Goal of the exercise: Determine the number of lines in the entries below in which the word "tied" appears, and reply with that number only.

Provided records:
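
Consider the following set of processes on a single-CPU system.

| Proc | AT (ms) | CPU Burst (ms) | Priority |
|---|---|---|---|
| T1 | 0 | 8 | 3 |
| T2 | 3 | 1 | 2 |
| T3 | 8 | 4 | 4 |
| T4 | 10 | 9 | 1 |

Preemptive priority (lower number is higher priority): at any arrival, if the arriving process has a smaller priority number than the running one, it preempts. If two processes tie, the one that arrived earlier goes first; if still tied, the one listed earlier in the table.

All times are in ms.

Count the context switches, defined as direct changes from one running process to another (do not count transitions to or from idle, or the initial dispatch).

5

Timeline: | T1 0-3 | T2 3-4 | T1 4-9 | T3 9-10 | T4 10-19 | T3 19-22 |
Completion: T1=9  T2=4  T3=22  T4=19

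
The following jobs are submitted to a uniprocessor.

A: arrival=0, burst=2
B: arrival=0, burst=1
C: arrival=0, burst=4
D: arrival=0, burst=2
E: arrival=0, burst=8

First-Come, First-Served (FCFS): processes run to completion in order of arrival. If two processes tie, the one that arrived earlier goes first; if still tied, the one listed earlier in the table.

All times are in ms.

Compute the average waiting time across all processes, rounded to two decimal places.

4.20

Timeline: | A 0-2 | B 2-3 | C 3-7 | D 7-9 | E 9-17 |
Completion: A=2  B=3  C=7  D=9  E=17
Turnaround (C−A): A=2  B=3  C=7  D=9  E=17
Waiting times: A=0, B=2, C=3, D=7, E=9
Average waiting = (0+2+3+7+9) / 5 = 21/5 = 4.20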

Solution for this task: 2